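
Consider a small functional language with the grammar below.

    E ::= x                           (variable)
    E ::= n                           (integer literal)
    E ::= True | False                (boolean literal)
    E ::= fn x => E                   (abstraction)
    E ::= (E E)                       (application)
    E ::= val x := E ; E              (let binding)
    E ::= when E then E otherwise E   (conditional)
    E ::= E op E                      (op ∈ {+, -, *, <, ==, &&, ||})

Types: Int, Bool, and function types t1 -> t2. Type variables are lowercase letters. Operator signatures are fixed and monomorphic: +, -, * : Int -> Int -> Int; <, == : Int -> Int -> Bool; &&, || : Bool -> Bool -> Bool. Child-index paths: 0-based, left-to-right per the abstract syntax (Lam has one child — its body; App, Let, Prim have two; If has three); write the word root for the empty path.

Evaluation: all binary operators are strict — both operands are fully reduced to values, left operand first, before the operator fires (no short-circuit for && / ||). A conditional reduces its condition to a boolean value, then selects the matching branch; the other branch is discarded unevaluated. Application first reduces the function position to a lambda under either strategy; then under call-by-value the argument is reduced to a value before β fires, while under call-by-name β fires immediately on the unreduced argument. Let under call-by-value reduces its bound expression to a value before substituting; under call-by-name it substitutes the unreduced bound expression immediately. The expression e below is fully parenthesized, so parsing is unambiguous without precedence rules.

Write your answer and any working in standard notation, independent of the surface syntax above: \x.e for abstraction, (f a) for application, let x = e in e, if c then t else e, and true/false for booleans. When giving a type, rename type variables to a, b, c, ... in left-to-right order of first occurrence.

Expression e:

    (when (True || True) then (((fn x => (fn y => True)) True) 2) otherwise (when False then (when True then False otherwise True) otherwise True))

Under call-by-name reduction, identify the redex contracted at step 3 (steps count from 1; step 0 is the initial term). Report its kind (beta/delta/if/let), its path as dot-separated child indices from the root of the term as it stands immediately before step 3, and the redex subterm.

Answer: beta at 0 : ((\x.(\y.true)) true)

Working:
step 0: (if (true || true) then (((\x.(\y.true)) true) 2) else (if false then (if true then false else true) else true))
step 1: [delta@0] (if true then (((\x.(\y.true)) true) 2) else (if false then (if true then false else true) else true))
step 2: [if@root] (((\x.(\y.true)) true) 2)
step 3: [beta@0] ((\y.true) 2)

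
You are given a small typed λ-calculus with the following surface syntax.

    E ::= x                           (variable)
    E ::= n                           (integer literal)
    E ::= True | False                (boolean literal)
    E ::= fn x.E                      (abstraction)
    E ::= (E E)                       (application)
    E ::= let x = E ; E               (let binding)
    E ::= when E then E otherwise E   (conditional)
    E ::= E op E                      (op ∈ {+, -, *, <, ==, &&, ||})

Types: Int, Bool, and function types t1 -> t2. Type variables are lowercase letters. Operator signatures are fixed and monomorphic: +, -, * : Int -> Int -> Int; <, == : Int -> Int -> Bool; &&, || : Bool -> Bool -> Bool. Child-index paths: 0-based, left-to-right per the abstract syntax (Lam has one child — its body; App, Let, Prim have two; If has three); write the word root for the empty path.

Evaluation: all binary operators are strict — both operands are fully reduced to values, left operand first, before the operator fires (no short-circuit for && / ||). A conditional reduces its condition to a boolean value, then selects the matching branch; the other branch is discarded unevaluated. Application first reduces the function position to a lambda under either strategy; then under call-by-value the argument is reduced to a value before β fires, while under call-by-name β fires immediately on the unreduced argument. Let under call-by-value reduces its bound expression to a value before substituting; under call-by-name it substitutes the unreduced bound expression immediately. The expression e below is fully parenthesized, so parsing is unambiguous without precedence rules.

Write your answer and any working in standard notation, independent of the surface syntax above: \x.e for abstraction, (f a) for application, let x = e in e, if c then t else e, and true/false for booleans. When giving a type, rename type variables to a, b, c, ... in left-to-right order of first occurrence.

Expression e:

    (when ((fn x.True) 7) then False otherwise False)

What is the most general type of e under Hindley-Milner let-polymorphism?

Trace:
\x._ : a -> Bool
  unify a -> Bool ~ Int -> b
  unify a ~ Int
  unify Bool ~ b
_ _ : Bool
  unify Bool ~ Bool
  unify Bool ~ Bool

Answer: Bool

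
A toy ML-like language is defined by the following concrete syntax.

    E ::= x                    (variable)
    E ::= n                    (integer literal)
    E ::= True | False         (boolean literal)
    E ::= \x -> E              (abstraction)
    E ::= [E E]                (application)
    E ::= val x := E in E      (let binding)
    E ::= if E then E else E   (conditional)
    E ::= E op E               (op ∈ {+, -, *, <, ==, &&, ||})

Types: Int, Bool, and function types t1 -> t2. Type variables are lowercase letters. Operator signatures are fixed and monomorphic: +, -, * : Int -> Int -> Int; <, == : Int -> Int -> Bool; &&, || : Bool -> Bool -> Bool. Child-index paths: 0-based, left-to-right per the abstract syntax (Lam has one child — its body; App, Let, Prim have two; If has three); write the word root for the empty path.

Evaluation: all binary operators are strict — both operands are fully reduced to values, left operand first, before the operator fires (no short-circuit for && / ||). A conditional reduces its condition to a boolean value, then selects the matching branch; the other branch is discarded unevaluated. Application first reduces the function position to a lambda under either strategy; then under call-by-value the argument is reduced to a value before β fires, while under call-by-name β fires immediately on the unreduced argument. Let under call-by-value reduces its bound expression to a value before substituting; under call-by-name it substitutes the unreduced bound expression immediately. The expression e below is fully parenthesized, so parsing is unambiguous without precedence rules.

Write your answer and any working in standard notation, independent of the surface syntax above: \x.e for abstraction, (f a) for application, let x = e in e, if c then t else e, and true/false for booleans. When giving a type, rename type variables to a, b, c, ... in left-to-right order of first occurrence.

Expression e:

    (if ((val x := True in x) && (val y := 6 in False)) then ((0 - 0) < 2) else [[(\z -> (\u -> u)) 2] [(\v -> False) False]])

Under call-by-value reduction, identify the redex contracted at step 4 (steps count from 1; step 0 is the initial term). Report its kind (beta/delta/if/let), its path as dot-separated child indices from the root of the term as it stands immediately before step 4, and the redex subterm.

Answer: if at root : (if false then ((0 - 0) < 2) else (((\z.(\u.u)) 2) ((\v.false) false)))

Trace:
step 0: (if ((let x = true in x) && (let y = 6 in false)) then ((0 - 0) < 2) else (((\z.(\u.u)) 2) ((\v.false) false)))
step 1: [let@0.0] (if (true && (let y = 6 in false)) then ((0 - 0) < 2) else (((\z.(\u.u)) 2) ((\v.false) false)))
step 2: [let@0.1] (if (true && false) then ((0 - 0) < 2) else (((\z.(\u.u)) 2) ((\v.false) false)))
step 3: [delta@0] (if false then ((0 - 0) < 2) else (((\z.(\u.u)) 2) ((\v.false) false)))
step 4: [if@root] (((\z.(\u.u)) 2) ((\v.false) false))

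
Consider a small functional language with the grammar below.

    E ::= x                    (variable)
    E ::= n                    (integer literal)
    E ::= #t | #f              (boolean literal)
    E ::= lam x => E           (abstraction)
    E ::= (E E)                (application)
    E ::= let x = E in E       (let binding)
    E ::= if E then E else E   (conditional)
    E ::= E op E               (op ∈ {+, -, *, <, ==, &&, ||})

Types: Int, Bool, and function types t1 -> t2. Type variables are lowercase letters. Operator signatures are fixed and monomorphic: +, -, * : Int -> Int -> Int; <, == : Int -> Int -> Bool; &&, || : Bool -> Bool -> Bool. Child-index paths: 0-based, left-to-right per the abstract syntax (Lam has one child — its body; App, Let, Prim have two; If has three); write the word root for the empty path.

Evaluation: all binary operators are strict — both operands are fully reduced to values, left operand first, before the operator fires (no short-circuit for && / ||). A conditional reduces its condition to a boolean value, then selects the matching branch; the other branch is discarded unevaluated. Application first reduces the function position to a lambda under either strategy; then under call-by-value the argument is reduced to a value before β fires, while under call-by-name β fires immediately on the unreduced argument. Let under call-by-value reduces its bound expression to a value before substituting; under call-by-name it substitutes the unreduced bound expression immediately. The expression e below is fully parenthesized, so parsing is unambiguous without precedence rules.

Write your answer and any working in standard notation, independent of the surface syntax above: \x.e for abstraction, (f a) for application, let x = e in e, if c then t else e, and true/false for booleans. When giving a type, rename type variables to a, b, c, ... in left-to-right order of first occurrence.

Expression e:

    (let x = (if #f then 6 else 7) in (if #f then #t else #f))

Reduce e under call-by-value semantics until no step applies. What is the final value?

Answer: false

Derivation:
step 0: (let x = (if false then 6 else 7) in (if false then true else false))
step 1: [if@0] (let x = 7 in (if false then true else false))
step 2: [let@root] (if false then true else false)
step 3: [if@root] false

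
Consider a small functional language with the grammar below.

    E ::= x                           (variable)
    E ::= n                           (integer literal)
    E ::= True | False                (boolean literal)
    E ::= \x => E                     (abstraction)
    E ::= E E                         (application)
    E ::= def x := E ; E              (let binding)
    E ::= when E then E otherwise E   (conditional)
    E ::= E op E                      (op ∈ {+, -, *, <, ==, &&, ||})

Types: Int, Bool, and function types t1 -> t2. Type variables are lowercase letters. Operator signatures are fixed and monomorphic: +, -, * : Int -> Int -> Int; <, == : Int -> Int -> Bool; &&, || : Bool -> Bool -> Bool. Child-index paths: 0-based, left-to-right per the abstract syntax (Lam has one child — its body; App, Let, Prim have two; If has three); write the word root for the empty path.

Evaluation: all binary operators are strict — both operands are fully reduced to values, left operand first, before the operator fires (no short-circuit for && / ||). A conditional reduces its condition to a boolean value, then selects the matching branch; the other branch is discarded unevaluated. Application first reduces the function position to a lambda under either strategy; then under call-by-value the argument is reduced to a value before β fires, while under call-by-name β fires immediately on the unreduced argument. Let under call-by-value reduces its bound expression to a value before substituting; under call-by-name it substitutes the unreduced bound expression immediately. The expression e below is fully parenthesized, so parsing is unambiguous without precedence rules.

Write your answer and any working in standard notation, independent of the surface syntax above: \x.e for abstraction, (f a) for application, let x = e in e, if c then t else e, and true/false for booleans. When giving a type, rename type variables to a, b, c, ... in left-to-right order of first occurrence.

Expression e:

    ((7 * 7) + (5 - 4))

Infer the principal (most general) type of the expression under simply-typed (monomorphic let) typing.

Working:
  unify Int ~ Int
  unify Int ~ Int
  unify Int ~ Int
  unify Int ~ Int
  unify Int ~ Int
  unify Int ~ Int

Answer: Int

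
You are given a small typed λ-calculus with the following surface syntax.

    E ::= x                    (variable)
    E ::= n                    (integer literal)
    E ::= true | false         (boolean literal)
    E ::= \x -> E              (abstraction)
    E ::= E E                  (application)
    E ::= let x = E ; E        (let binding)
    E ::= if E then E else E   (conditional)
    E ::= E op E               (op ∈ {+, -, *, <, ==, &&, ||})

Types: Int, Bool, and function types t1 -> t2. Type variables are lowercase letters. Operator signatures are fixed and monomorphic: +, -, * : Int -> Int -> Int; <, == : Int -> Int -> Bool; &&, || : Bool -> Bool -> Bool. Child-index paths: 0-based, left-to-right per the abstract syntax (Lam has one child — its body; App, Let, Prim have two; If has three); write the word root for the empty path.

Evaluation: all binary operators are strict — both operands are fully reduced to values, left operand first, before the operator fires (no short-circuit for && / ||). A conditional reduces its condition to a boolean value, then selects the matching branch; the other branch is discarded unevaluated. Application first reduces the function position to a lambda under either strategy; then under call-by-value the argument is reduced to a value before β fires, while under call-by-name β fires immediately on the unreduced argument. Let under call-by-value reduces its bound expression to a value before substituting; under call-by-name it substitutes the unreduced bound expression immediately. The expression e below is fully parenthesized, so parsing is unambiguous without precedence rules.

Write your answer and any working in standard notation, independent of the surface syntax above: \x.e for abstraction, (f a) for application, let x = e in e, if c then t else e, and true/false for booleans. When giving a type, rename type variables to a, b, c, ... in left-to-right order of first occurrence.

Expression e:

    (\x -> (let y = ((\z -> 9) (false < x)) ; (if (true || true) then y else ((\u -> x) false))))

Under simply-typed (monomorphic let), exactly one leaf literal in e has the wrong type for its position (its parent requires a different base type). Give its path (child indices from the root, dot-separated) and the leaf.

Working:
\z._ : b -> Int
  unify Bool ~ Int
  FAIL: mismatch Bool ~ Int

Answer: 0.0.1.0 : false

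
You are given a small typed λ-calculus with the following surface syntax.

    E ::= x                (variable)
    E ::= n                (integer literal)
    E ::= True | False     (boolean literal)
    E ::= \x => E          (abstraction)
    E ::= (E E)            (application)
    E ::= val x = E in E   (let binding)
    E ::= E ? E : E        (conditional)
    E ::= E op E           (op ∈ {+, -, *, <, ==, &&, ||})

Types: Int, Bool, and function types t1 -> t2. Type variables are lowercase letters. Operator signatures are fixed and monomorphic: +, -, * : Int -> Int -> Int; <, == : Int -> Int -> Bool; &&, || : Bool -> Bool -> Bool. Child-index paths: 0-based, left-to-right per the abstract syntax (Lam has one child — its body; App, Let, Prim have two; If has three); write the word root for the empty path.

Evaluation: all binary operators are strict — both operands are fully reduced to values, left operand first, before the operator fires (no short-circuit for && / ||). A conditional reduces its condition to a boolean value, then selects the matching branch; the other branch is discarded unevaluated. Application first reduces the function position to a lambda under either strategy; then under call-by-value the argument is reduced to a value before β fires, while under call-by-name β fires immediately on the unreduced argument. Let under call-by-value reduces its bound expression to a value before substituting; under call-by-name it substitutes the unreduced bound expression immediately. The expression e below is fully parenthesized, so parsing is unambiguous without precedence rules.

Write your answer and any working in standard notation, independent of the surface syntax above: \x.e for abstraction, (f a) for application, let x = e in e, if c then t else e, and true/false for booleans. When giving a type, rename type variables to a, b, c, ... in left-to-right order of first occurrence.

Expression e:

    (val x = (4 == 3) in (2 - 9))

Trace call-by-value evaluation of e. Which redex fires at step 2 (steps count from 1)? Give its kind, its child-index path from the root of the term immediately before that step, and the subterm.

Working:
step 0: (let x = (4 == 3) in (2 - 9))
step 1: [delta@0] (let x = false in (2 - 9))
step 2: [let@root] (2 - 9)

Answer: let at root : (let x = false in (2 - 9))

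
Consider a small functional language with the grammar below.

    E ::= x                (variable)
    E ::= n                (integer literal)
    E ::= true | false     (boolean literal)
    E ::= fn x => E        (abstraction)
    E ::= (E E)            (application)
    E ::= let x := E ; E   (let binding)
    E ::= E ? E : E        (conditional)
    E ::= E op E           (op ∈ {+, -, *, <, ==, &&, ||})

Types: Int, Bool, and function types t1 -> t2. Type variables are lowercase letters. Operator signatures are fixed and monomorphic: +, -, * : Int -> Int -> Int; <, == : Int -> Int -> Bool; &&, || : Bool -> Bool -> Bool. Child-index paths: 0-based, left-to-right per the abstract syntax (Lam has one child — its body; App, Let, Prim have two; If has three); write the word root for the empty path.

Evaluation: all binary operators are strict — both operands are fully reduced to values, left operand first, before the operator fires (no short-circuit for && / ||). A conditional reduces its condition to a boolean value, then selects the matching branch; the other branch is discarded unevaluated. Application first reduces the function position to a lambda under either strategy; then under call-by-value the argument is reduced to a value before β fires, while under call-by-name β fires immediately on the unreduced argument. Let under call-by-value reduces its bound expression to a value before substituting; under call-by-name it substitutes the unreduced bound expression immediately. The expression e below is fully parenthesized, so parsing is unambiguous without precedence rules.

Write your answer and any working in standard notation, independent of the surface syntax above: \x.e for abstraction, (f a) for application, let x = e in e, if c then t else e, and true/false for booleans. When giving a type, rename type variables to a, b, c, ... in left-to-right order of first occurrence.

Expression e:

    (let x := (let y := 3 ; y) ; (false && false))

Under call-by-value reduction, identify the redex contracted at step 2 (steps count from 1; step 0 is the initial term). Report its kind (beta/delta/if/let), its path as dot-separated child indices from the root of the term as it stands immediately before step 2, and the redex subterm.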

:: TO DO ::
Which lines of the listing contain the word "binding"? Copy each of them.

:: REPLY TO THE EXERCISE ::
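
    E ::= val x := E ; E              (let binding)
    E ::= let x = E ; E               (let binding)
    E ::= val x := E in E      (let binding)
    E ::= let x = E in E       (let binding)
    E ::= def x := E ; E              (let binding)
    E ::= let x = E ; E        (let binding)
    E ::= val x = E in E   (let binding)
    E ::= let x := E ; E   (let binding)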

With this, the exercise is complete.